Repeat every entry in full. Match each line exactly.
>>
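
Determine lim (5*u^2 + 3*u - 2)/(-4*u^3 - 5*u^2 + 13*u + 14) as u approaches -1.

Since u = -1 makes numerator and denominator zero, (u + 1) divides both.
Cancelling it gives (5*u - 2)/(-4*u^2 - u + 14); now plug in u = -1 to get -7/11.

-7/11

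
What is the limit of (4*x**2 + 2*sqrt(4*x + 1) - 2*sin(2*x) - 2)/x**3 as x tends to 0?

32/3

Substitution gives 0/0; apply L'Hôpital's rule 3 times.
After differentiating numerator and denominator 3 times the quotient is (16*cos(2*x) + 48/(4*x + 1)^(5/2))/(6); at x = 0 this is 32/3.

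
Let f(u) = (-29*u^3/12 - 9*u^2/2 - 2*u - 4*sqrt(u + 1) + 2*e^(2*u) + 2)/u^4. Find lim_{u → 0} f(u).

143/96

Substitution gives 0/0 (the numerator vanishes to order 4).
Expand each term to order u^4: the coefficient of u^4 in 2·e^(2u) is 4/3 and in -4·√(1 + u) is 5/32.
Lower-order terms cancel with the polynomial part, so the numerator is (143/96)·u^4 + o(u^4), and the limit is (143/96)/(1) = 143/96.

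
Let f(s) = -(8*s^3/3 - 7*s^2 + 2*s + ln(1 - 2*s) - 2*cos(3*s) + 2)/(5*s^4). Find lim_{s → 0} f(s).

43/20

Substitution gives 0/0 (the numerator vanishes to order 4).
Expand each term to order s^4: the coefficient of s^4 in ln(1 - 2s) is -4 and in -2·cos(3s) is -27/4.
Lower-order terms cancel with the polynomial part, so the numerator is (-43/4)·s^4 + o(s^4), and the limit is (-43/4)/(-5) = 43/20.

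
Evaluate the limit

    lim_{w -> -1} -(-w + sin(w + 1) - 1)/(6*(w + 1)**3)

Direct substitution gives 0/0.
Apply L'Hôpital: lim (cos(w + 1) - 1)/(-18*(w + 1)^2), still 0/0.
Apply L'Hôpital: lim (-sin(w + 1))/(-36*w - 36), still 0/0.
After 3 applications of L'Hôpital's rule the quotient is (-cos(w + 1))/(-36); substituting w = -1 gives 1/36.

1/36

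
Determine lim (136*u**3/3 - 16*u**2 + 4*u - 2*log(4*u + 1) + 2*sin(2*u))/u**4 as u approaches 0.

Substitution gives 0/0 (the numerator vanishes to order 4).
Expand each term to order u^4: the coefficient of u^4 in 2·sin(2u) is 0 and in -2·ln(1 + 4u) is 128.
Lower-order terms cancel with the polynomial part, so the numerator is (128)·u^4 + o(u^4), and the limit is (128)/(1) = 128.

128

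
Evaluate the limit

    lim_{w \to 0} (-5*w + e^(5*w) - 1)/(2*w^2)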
<<
#### Result of the task
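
Determine lim (5*u^2 + 3*u - 2)/(-4*u^3 - 5*u^2 + 13*u + 14) as u approaches -1.

Since u = -1 makes numerator and denominator zero, (u + 1) divides both.
Cancelling it gives (5*u - 2)/(-4*u^2 - u + 14); now plug in u = -1 to get -7/11.

-7/11

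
What is the limit of (4*x**2 + 2*sqrt(4*x + 1) - 2*sin(2*x) - 2)/x**3 as x tends to 0?

32/3

Substitution gives 0/0; apply L'Hôpital's rule 3 times.
After differentiating numerator and denominator 3 times the quotient is (16*cos(2*x) + 48/(4*x + 1)^(5/2))/(6); at x = 0 this is 32/3.

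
Let f(u) = (-29*u^3/12 - 9*u^2/2 - 2*u - 4*sqrt(u + 1) + 2*e^(2*u) + 2)/u^4. Find lim_{u → 0} f(u).

143/96

Substitution gives 0/0 (the numerator vanishes to order 4).
Expand each term to order u^4: the coefficient of u^4 in 2·e^(2u) is 4/3 and in -4·√(1 + u) is 5/32.
Lower-order terms cancel with the polynomial part, so the numerator is (143/96)·u^4 + o(u^4), and the limit is (143/96)/(1) = 143/96.

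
Let f(s) = -(8*s^3/3 - 7*s^2 + 2*s + ln(1 - 2*s) - 2*cos(3*s) + 2)/(5*s^4). Find lim_{s → 0} f(s).

43/20

Substitution gives 0/0 (the numerator vanishes to order 4).
Expand each term to order s^4: the coefficient of s^4 in ln(1 - 2s) is -4 and in -2·cos(3s) is -27/4.
Lower-order terms cancel with the polynomial part, so the numerator is (-43/4)·s^4 + o(s^4), and the limit is (-43/4)/(-5) = 43/20.

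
Evaluate the limit

    lim_{w -> -1} -(-w + sin(w + 1) - 1)/(6*(w + 1)**3)

Direct substitution gives 0/0.
Apply L'Hôpital: lim (cos(w + 1) - 1)/(-18*(w + 1)^2), still 0/0.
Apply L'Hôpital: lim (-sin(w + 1))/(-36*w - 36), still 0/0.
After 3 applications of L'Hôpital's rule the quotient is (-cos(w + 1))/(-36); substituting w = -1 gives 1/36.

1/36

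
Determine lim (136*u**3/3 - 16*u**2 + 4*u - 2*log(4*u + 1) + 2*sin(2*u))/u**4 as u approaches 0.

Substitution gives 0/0 (the numerator vanishes to order 4).
Expand each term to order u^4: the coefficient of u^4 in 2·sin(2u) is 0 and in -2·ln(1 + 4u) is 128.
Lower-order terms cancel with the polynomial part, so the numerator is (128)·u^4 + o(u^4), and the limit is (128)/(1) = 128.

128

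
Evaluate the limit

    lim_{w \to 0} (-5*w + e^(5*w) - 1)/(2*w^2)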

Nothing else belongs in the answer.